--- Extracted entries Enclosed Below ---
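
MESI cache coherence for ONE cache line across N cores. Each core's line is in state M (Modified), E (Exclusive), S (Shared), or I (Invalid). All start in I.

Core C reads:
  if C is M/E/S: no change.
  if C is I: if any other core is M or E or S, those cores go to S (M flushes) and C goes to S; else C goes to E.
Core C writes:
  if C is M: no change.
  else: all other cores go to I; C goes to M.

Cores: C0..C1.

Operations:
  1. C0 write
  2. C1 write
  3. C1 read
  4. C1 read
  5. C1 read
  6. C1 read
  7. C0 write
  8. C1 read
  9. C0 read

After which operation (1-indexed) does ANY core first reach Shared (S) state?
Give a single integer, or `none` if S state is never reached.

Op 1: C0 write [C0 write: invalidate none -> C0=M] -> [M,I]
Op 2: C1 write [C1 write: invalidate ['C0=M'] -> C1=M] -> [I,M]
Op 3: C1 read [C1 read: already in M, no change] -> [I,M]
Op 4: C1 read [C1 read: already in M, no change] -> [I,M]
Op 5: C1 read [C1 read: already in M, no change] -> [I,M]
Op 6: C1 read [C1 read: already in M, no change] -> [I,M]
Op 7: C0 write [C0 write: invalidate ['C1=M'] -> C0=M] -> [M,I]
Op 8: C1 read [C1 read from I: others=['C0=M'] -> C1=S, others downsized to S] -> [S,S]
  -> First S state at op 8; remaining ops need not be traced.

Answer: 8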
--- End of Enclosed Extracted entries ---
* Instructions to follow
Copy exactly the lines from the one with "if C is M: no change." down to the last line of the records above, and leave out everything else.

* Your solution
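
  if C is M: no change.
  else: all other cores go to I; C goes to M.

Cores: C0..C1.

Operations:
  1. C0 write
  2. C1 write
  3. C1 read
  4. C1 read
  5. C1 read
  6. C1 read
  7. C0 write
  8. C1 read
  9. C0 read

After which operation (1-indexed) does ANY core first reach Shared (S) state?
Give a single integer, or `none` if S state is never reached.

Op 1: C0 write [C0 write: invalidate none -> C0=M] -> [M,I]
Op 2: C1 write [C1 write: invalidate ['C0=M'] -> C1=M] -> [I,M]
Op 3: C1 read [C1 read: already in M, no change] -> [I,M]
Op 4: C1 read [C1 read: already in M, no change] -> [I,M]
Op 5: C1 read [C1 read: already in M, no change] -> [I,M]
Op 6: C1 read [C1 read: already in M, no change] -> [I,M]
Op 7: C0 write [C0 write: invalidate ['C1=M'] -> C0=M] -> [M,I]
Op 8: C1 read [C1 read from I: others=['C0=M'] -> C1=S, others downsized to S] -> [S,S]
  -> First S state at op 8; remaining ops need not be traced.

Answer: 8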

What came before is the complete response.